▸ **Task item**: Every entry needs to be written out again exactly.

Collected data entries
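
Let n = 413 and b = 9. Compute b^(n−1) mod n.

9^1 ≡ 9 (mod 413)
9^2 ≡ 9^2 = 81 ≡ 81 (mod 413)
9^4 ≡ 81^2 = 6561 ≡ 366 (mod 413)
9^8 ≡ 366^2 = 133956 ≡ 144 (mod 413)
9^16 ≡ 144^2 = 20736 ≡ 86 (mod 413)
9^32 ≡ 86^2 = 7396 ≡ 375 (mod 413)
9^64 ≡ 375^2 = 140625 ≡ 205 (mod 413)
9^128 ≡ 205^2 = 42025 ≡ 312 (mod 413)
9^256 ≡ 312^2 = 97344 ≡ 289 (mod 413)
412 = 256 + 128 + 16 + 8 + 4 in binary powers of 2.
So 9^412 ≡ 289 · 312 · 86 · 144 · 366 ≡ 205 (mod 413).
Since 205 ≠ 1, base 9 is a Fermat witness: 413 is composite.

205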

▸ **Task solution**:
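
Let n = 413 and b = 9. Compute b^(n−1) mod n.

9^1 ≡ 9 (mod 413)
9^2 ≡ 9^2 = 81 ≡ 81 (mod 413)
9^4 ≡ 81^2 = 6561 ≡ 366 (mod 413)
9^8 ≡ 366^2 = 133956 ≡ 144 (mod 413)
9^16 ≡ 144^2 = 20736 ≡ 86 (mod 413)
9^32 ≡ 86^2 = 7396 ≡ 375 (mod 413)
9^64 ≡ 375^2 = 140625 ≡ 205 (mod 413)
9^128 ≡ 205^2 = 42025 ≡ 312 (mod 413)
9^256 ≡ 312^2 = 97344 ≡ 289 (mod 413)
412 = 256 + 128 + 16 + 8 + 4 in binary powers of 2.
So 9^412 ≡ 289 · 312 · 86 · 144 · 366 ≡ 205 (mod 413).
Since 205 ≠ 1, base 9 is a Fermat witness: 413 is composite.

205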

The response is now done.